## [Task brief]
Transcribe every record verbatim.

## [Data for this exercise]
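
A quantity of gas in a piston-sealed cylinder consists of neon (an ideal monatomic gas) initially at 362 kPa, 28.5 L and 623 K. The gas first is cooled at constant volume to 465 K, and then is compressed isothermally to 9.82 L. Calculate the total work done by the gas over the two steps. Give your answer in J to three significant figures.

W_total ≈ -8200 J

Step 1 (isochoric): W = 0 (constant volume).
After step 1: P = 270.2 kPa (V unchanged).
Step 2 (isothermal): W = P₁V₁ ln(V₂/V₁) = (7700) ln(9.82/28.5) = -8205 J.
W_total = 0 − 8205 = -8205 J.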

## [Task answer]
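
A quantity of gas in a piston-sealed cylinder consists of neon (an ideal monatomic gas) initially at 362 kPa, 28.5 L and 623 K. The gas first is cooled at constant volume to 465 K, and then is compressed isothermally to 9.82 L. Calculate the total work done by the gas over the two steps. Give your answer in J to three significant figures.

W_total ≈ -8200 J

Step 1 (isochoric): W = 0 (constant volume).
After step 1: P = 270.2 kPa (V unchanged).
Step 2 (isothermal): W = P₁V₁ ln(V₂/V₁) = (7700) ln(9.82/28.5) = -8205 J.
W_total = 0 − 8205 = -8205 J.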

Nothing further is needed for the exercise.